Your task =
Which lines of the entries contain the string "equal"? Please find them and copy them.

[Collected data entries]

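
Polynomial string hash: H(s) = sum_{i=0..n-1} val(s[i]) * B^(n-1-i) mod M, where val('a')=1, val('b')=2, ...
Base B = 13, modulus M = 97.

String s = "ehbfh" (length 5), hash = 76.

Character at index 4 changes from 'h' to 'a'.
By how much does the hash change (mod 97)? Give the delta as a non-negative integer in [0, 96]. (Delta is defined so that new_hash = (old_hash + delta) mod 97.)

Answer: 90

Derivation:
Delta formula: (val(new) - val(old)) * B^(n-1-k) mod M
  val('a') - val('h') = 1 - 8 = -7
  B^(n-1-k) = 13^0 mod 97 = 1
  Delta = -7 * 1 mod 97 = 90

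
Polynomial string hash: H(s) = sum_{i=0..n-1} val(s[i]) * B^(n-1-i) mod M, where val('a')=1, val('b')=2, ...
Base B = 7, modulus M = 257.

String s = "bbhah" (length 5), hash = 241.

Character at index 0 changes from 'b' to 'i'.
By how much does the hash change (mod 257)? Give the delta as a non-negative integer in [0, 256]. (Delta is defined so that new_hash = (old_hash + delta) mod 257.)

Answer: 102

Derivation:
Delta formula: (val(new) - val(old)) * B^(n-1-k) mod M
  val('i') - val('b') = 9 - 2 = 7
  B^(n-1-k) = 7^4 mod 257 = 88
  Delta = 7 * 88 mod 257 = 102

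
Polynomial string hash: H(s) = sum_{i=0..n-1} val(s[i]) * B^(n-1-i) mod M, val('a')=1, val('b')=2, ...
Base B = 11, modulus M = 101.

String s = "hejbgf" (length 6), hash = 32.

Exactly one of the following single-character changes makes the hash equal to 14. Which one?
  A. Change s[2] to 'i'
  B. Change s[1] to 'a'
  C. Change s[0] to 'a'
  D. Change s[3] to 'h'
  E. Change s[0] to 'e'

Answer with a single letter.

Option A: s[2]='j'->'i', delta=(9-10)*11^3 mod 101 = 83, hash=32+83 mod 101 = 14 <-- target
Option B: s[1]='e'->'a', delta=(1-5)*11^4 mod 101 = 16, hash=32+16 mod 101 = 48
Option C: s[0]='h'->'a', delta=(1-8)*11^5 mod 101 = 5, hash=32+5 mod 101 = 37
Option D: s[3]='b'->'h', delta=(8-2)*11^2 mod 101 = 19, hash=32+19 mod 101 = 51
Option E: s[0]='h'->'e', delta=(5-8)*11^5 mod 101 = 31, hash=32+31 mod 101 = 63

Answer: A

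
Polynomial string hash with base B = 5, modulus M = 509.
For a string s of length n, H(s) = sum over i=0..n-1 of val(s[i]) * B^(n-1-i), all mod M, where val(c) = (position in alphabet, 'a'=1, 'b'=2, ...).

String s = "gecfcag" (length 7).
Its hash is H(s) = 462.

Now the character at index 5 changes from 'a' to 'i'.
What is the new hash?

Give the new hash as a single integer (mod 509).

val('a') = 1, val('i') = 9
Position k = 5, exponent = n-1-k = 1
B^1 mod M = 5^1 mod 509 = 5
Delta = (9 - 1) * 5 mod 509 = 40
New hash = (462 + 40) mod 509 = 502

Answer: 502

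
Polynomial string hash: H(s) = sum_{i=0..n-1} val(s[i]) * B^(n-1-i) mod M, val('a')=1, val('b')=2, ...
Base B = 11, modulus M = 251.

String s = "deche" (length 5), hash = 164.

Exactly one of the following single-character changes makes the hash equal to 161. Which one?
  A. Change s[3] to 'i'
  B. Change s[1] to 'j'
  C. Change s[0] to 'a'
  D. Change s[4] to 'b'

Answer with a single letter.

Option A: s[3]='h'->'i', delta=(9-8)*11^1 mod 251 = 11, hash=164+11 mod 251 = 175
Option B: s[1]='e'->'j', delta=(10-5)*11^3 mod 251 = 129, hash=164+129 mod 251 = 42
Option C: s[0]='d'->'a', delta=(1-4)*11^4 mod 251 = 2, hash=164+2 mod 251 = 166
Option D: s[4]='e'->'b', delta=(2-5)*11^0 mod 251 = 248, hash=164+248 mod 251 = 161 <-- target

Answer: D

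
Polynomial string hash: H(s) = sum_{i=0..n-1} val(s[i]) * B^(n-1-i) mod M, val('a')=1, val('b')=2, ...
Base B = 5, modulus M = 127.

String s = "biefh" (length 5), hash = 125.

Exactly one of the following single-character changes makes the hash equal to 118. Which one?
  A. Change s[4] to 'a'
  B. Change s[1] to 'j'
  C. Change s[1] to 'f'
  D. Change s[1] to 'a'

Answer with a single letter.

Option A: s[4]='h'->'a', delta=(1-8)*5^0 mod 127 = 120, hash=125+120 mod 127 = 118 <-- target
Option B: s[1]='i'->'j', delta=(10-9)*5^3 mod 127 = 125, hash=125+125 mod 127 = 123
Option C: s[1]='i'->'f', delta=(6-9)*5^3 mod 127 = 6, hash=125+6 mod 127 = 4
Option D: s[1]='i'->'a', delta=(1-9)*5^3 mod 127 = 16, hash=125+16 mod 127 = 14

Answer: A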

Solution to the problem =
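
Exactly one of the following single-character changes makes the hash equal to 14. Which one?
Exactly one of the following single-character changes makes the hash equal to 161. Which one?
Exactly one of the following single-character changes makes the hash equal to 118. Which one?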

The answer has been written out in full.